Each of the entries should be output exactly, with nothing left out.

Collected data entries:
______

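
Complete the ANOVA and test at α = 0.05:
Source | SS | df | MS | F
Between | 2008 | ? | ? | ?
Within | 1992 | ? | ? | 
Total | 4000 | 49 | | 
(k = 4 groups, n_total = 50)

df_between = 3, df_within = 46. MS_between = 669.33, MS_within = 43.3. F = 15.456, F_crit ≈ 2.807. Reject H₀.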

______

(Your solution)
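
Complete the ANOVA and test at α = 0.05:
Source | SS | df | MS | F
Between | 2008 | ? | ? | ?
Within | 1992 | ? | ? | 
Total | 4000 | 49 | | 
(k = 4 groups, n_total = 50)

df_between = 3, df_within = 46. MS_between = 669.33, MS_within = 43.3. F = 15.456, F_crit ≈ 2.807. Reject H₀.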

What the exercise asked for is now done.